[[ THE DATA, beginning ]]

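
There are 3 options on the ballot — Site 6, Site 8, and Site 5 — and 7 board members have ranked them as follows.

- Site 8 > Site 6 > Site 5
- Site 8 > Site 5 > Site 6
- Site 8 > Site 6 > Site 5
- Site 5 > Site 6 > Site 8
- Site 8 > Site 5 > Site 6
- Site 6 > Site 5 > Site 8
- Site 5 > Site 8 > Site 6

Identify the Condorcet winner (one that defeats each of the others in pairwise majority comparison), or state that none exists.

Site 8

Head-to-head results (7 voters total):
Site 6 vs Site 8: Site 8 wins 5–2.
Site 6 vs Site 5: Site 5 wins 4–3.
Site 8 vs Site 5: Site 8 wins 4–3.
Site 8 beats each rival — Site 6 (5–2), Site 5 (4–3) — so Site 8 is the Condorcet winner.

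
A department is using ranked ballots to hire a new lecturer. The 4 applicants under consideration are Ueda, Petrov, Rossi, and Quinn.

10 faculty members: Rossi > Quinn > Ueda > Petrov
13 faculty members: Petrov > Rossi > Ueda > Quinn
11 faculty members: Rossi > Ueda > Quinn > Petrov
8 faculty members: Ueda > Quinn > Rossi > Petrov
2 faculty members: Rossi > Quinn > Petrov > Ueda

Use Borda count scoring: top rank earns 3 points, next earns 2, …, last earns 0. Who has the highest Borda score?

Borda scores:
  Ueda: 10·1 + 13·1 + 11·2 + 8·3 + 2·0 = 69
  Petrov: 10·0 + 13·3 + 11·0 + 8·0 + 2·1 = 41
  Rossi: 10·3 + 13·2 + 11·3 + 8·1 + 2·3 = 103
  Quinn: 10·2 + 13·0 + 11·1 + 8·2 + 2·2 = 51
Rossi has the highest total.

Rossi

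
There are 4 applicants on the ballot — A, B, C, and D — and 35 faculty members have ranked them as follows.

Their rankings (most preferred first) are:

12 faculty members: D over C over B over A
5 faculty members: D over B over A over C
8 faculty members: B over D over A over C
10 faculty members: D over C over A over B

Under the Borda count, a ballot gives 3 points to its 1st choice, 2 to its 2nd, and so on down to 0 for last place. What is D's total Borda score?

97

Borda scores:
  A: 12·0 + 5·1 + 8·1 + 10·1 = 23
  B: 12·1 + 5·2 + 8·3 + 10·0 = 46
  C: 12·2 + 5·0 + 8·0 + 10·2 = 44
  D: 12·3 + 5·3 + 8·2 + 10·3 = 97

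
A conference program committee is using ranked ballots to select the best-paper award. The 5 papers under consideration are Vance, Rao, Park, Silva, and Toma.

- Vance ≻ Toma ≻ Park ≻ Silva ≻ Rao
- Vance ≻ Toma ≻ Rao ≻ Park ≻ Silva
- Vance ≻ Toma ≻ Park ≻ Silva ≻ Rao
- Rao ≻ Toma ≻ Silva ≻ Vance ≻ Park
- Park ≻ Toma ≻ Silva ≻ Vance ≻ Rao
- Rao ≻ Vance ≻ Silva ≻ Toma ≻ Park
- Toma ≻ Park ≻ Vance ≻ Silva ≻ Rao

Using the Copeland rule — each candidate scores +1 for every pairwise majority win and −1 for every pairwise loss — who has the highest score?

Vance

Pairwise results:
  Vance vs Rao: Vance wins 5–2.
  Vance vs Park: Vance wins 5–2.
  Vance vs Silva: Vance wins 5–2.
  Vance vs Toma: Vance wins 4–3.
  Rao vs Park: Park wins 4–3.
  Rao vs Silva: Silva wins 4–3.
  Rao vs Toma: Toma wins 5–2.
  Park vs Silva: Park wins 5–2.
  Park vs Toma: Toma wins 6–1.
  Silva vs Toma: Toma wins 6–1.
Copeland scores (wins − losses):
  Vance: 4 − 0 = 4
  Rao: 0 − 4 = -4
  Park: 2 − 2 = 0
  Silva: 1 − 3 = -2
  Toma: 3 − 1 = 2
Vance has the best Copeland score.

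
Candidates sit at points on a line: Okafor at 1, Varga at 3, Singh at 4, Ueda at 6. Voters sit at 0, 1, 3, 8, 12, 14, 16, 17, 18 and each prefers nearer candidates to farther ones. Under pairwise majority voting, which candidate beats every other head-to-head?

Ueda

With single-peaked preferences on a line, the Condorcet winner is the candidate closest to the median voter.
The median voter (position 12) is closest to Ueda at 6.
Check: Ueda vs Okafor — voters closer to Ueda: 6 of 9.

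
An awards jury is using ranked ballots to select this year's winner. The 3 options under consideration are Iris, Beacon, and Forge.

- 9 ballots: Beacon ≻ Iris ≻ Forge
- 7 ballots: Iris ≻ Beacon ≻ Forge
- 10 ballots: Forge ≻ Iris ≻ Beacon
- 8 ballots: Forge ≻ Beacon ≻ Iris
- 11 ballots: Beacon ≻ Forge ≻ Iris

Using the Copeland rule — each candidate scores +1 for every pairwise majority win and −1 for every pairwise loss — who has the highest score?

Pairwise results:
  Iris vs Beacon: Beacon wins 28–17.
  Iris vs Forge: Forge wins 29–16.
  Beacon vs Forge: Beacon wins 27–18.
Copeland scores (wins − losses):
  Iris: 0 − 2 = -2
  Beacon: 2 − 0 = 2
  Forge: 1 − 1 = 0
Beacon has the best Copeland score.

Beacon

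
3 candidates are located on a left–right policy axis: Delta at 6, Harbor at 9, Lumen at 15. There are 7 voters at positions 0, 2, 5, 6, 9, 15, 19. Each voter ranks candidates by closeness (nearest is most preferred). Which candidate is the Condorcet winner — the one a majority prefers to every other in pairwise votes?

With single-peaked preferences on a line, the Condorcet winner is the candidate closest to the median voter.
The median voter (position 6) is closest to Delta at 6.
Check: Delta vs Harbor — voters closer to Delta: 4 of 7.

Delta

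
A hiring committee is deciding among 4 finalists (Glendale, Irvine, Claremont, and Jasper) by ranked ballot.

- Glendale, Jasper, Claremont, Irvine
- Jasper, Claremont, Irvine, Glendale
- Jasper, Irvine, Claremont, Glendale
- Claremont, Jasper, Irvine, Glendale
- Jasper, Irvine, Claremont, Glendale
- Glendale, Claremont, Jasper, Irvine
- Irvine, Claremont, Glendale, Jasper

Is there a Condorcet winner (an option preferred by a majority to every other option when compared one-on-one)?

Yes

Head-to-head results (7 voters total):
Glendale vs Irvine: Irvine wins 5–2.
Glendale vs Claremont: Claremont wins 5–2.
Glendale vs Jasper: Jasper wins 4–3.
Irvine vs Claremont: Claremont wins 4–3.
Irvine vs Jasper: Jasper wins 6–1.
Claremont vs Jasper: Jasper wins 4–3.
Jasper beats each rival — Glendale (4–3), Irvine (6–1), Claremont (4–3) — so Jasper is the Condorcet winner.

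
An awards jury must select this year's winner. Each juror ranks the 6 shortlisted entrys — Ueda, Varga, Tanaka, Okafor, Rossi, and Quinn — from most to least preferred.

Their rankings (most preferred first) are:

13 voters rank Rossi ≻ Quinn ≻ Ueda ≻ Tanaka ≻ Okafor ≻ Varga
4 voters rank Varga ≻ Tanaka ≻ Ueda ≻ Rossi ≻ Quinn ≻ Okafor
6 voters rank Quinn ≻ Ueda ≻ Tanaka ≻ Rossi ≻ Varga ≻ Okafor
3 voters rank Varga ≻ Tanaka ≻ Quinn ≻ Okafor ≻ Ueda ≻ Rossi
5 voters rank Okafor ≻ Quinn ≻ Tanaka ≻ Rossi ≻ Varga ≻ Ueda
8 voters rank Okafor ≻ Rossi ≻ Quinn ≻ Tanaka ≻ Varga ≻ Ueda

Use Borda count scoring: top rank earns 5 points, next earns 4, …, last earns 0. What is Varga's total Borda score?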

[[ THE DATA, end ]]

_TASK TO CARRY OUT_: Pull out every line holding "this" from the records above, and copy it.

_EXERCISE OUTPUT_:
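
An awards jury is using ranked ballots to select this year's winner. The 3 options under consideration are Iris, Beacon, and Forge.
An awards jury must select this year's winner. Each juror ranks the 6 shortlisted entrys — Ueda, Varga, Tanaka, Okafor, Rossi, and Quinn — from most to least preferred.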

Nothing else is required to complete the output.